+++ Available records +++
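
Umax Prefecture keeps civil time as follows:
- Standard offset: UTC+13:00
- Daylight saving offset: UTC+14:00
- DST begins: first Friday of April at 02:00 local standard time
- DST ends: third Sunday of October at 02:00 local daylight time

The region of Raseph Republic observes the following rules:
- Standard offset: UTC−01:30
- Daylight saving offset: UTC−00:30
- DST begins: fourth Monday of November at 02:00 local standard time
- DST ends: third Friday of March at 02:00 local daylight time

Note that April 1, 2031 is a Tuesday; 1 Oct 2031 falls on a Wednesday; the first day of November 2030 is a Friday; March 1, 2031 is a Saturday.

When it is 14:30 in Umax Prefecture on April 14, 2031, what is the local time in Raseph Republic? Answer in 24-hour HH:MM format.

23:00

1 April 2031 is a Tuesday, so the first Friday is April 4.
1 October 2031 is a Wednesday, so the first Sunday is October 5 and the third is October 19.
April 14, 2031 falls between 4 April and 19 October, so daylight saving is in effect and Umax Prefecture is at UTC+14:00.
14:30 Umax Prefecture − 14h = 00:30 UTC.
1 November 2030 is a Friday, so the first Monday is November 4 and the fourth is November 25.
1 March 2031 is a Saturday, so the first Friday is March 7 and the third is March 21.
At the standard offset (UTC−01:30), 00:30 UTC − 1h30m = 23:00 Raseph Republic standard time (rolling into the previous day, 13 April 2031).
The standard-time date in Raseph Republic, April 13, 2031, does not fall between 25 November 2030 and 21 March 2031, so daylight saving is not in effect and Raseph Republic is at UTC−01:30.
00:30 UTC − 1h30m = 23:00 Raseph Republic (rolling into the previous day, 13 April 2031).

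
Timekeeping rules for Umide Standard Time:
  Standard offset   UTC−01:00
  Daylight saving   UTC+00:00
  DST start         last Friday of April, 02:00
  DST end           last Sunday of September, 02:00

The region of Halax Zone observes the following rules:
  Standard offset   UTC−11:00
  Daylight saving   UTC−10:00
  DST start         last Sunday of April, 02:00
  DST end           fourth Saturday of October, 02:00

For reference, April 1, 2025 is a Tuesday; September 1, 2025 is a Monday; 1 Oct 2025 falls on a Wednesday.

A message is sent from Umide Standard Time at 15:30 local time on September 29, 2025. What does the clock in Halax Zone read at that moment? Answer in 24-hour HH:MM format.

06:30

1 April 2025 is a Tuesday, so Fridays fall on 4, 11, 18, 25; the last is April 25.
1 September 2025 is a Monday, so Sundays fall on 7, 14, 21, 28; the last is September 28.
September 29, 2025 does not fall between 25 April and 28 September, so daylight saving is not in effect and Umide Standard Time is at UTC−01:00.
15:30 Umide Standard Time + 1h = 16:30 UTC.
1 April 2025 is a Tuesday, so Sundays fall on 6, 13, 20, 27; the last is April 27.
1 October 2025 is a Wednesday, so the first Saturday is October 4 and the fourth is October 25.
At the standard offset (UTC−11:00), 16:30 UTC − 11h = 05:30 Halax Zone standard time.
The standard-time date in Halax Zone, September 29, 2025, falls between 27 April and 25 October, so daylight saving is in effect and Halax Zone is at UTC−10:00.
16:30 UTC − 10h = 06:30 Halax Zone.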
+++
» Exercise goal:
Search the material above for the word "region", then copy each line that holds it.

» Solved problem:
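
The region of Raseph Republic observes the following rules:
The region of Halax Zone observes the following rules: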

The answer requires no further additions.